*** Block opens ***

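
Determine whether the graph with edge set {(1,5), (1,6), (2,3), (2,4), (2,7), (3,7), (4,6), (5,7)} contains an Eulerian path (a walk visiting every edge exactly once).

Step 1: Find the degree of each vertex:
  deg(1) = 2
  deg(2) = 3
  deg(3) = 2
  deg(4) = 2
  deg(5) = 2
  deg(6) = 2
  deg(7) = 3

Step 2: Count vertices with odd degree:
  Odd-degree vertices: 2, 7 (2 total)

Step 3: Apply Euler's theorem:
  - Eulerian circuit exists iff graph is connected and all vertices have even degree
  - Eulerian path exists iff graph is connected and has 0 or 2 odd-degree vertices

Graph is connected with exactly 2 odd-degree vertices (2, 7).
Eulerian path exists (starting and ending at the odd-degree vertices), but no Eulerian circuit.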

*** Block closes ***

• About this task:
Every record above must be printed again exactly.

• Result of the task:
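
Determine whether the graph with edge set {(1,5), (1,6), (2,3), (2,4), (2,7), (3,7), (4,6), (5,7)} contains an Eulerian path (a walk visiting every edge exactly once).

Step 1: Find the degree of each vertex:
  deg(1) = 2
  deg(2) = 3
  deg(3) = 2
  deg(4) = 2
  deg(5) = 2
  deg(6) = 2
  deg(7) = 3

Step 2: Count vertices with odd degree:
  Odd-degree vertices: 2, 7 (2 total)

Step 3: Apply Euler's theorem:
  - Eulerian circuit exists iff graph is connected and all vertices have even degree
  - Eulerian path exists iff graph is connected and has 0 or 2 odd-degree vertices

Graph is connected with exactly 2 odd-degree vertices (2, 7).
Eulerian path exists (starting and ending at the odd-degree vertices), but no Eulerian circuit.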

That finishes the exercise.